---- DATASET CONTENT

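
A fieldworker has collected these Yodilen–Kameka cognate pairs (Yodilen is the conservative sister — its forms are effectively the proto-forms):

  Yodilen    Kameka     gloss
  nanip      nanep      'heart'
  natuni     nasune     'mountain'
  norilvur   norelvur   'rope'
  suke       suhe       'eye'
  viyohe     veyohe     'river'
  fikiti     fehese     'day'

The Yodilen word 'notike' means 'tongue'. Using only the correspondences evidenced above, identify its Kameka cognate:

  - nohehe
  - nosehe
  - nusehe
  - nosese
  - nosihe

fikiti ~ fehese — Yodilen t corresponds to Kameka s between vowels (before a front vowel).
norilvur ~ norelvur, viyohe ~ veyohe — Yodilen i corresponds to Kameka e after a consonant, before a consonant other than r, m, n, p, b, f, v.
suke ~ suhe — Yodilen k corresponds to Kameka h between vowels (before a front vowel).
Applying these to Yodilen 'notike':
  notike → nosike   (t→s between vowels (before a front vowel))
  nosike → noseke   (i→e after a consonant, before a consonant other than r, m, n, p, b, f, v)
  noseke → nosehe   (k→h between vowels (before a front vowel))
So the Kameka cognate is 'nosehe'.

nosehe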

--------

▸ **WHAT YOU SHOULD DO**
Transcribe all entries exactly as they appear above.

▸ **RESULT BELOW**
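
A fieldworker has collected these Yodilen–Kameka cognate pairs (Yodilen is the conservative sister — its forms are effectively the proto-forms):

  Yodilen    Kameka     gloss
  nanip      nanep      'heart'
  natuni     nasune     'mountain'
  norilvur   norelvur   'rope'
  suke       suhe       'eye'
  viyohe     veyohe     'river'
  fikiti     fehese     'day'

The Yodilen word 'notike' means 'tongue'. Using only the correspondences evidenced above, identify its Kameka cognate:

  - nohehe
  - nosehe
  - nusehe
  - nosese
  - nosihe

fikiti ~ fehese — Yodilen t corresponds to Kameka s between vowels (before a front vowel).
norilvur ~ norelvur, viyohe ~ veyohe — Yodilen i corresponds to Kameka e after a consonant, before a consonant other than r, m, n, p, b, f, v.
suke ~ suhe — Yodilen k corresponds to Kameka h between vowels (before a front vowel).
Applying these to Yodilen 'notike':
  notike → nosike   (t→s between vowels (before a front vowel))
  nosike → noseke   (i→e after a consonant, before a consonant other than r, m, n, p, b, f, v)
  noseke → nosehe   (k→h between vowels (before a front vowel))
So the Kameka cognate is 'nosehe'.

nosehe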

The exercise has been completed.